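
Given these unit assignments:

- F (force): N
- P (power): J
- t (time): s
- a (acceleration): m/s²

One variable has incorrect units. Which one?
P

The variable P (power) should have units W, not J.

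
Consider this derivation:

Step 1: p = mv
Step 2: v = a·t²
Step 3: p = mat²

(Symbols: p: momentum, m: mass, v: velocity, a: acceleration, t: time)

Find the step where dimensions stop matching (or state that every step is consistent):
Step 2

Step 1: p = mv → LHS [L M T^-1], RHS [L M T^-1] ✓
Step 2: v = a·t² → LHS [L T^-1], RHS [L] ✗

The first dimensional inconsistency appears in step 2: v = a·t²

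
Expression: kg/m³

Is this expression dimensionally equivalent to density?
Yes

The expression kg/m³ has dimensions [L^-3 M], which is exactly density [L^-3 M].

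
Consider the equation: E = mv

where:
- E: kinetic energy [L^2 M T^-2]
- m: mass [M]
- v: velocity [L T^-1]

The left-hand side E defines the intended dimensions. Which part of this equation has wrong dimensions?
The right-hand side term mv

E has dimensions [L^2 M T^-2], but mv has dimensions [L M T^-1], so the term mv is dimensionally wrong for E.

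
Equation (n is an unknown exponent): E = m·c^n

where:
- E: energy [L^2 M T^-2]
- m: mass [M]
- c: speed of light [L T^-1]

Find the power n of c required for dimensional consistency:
n = 2

E has dimensions [L^2 M T^-2]; c has dimensions [L T^-1].
The rest of the RHS has dimensions [M], so c^n must supply [L^2 T^-2].
With n = 2: m·c^2 has dimensions [L^2 M T^-2], matching the LHS ✓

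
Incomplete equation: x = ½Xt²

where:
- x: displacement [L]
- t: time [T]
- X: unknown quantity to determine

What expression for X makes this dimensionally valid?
X = a (acceleration), dimensions [L T^-2]

x has dimensions [L]; the rest of the RHS (½ t²) has dimensions [T^2].
So X must have dimensions [L T^-2] — X = a (acceleration).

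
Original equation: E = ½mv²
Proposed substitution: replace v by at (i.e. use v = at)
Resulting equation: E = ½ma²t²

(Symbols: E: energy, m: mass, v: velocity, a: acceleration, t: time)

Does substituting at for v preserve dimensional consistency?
Yes

[v] = [L T^-1] and [at] = [L T^-1]. These match, so the substitution replaces a quantity by one of the same dimensions and the result E = ½ma²t² has LHS [L^2 M T^-2] vs RHS [L^2 M T^-2] — still consistent.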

# Your goal
Having read the records, return each one exactly.

# Exercise solution
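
Given these unit assignments:

- F (force): N
- P (power): J
- t (time): s
- a (acceleration): m/s²

One variable has incorrect units. Which one?
P

The variable P (power) should have units W, not J.

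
Consider this derivation:

Step 1: p = mv
Step 2: v = a·t²
Step 3: p = mat²

(Symbols: p: momentum, m: mass, v: velocity, a: acceleration, t: time)

Find the step where dimensions stop matching (or state that every step is consistent):
Step 2

Step 1: p = mv → LHS [L M T^-1], RHS [L M T^-1] ✓
Step 2: v = a·t² → LHS [L T^-1], RHS [L] ✗

The first dimensional inconsistency appears in step 2: v = a·t²

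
Expression: kg/m³

Is this expression dimensionally equivalent to density?
Yes

The expression kg/m³ has dimensions [L^-3 M], which is exactly density [L^-3 M].

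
Consider the equation: E = mv

where:
- E: kinetic energy [L^2 M T^-2]
- m: mass [M]
- v: velocity [L T^-1]

The left-hand side E defines the intended dimensions. Which part of this equation has wrong dimensions?
The right-hand side term mv

E has dimensions [L^2 M T^-2], but mv has dimensions [L M T^-1], so the term mv is dimensionally wrong for E.

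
Equation (n is an unknown exponent): E = m·c^n

where:
- E: energy [L^2 M T^-2]
- m: mass [M]
- c: speed of light [L T^-1]

Find the power n of c required for dimensional consistency:
n = 2

E has dimensions [L^2 M T^-2]; c has dimensions [L T^-1].
The rest of the RHS has dimensions [M], so c^n must supply [L^2 T^-2].
With n = 2: m·c^2 has dimensions [L^2 M T^-2], matching the LHS ✓

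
Incomplete equation: x = ½Xt²

where:
- x: displacement [L]
- t: time [T]
- X: unknown quantity to determine

What expression for X makes this dimensionally valid?
X = a (acceleration), dimensions [L T^-2]

x has dimensions [L]; the rest of the RHS (½ t²) has dimensions [T^2].
So X must have dimensions [L T^-2] — X = a (acceleration).

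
Original equation: E = ½mv²
Proposed substitution: replace v by at (i.e. use v = at)
Resulting equation: E = ½ma²t²

(Symbols: E: energy, m: mass, v: velocity, a: acceleration, t: time)

Does substituting at for v preserve dimensional consistency?
Yes

[v] = [L T^-1] and [at] = [L T^-1]. These match, so the substitution replaces a quantity by one of the same dimensions and the result E = ½ma²t² has LHS [L^2 M T^-2] vs RHS [L^2 M T^-2] — still consistent.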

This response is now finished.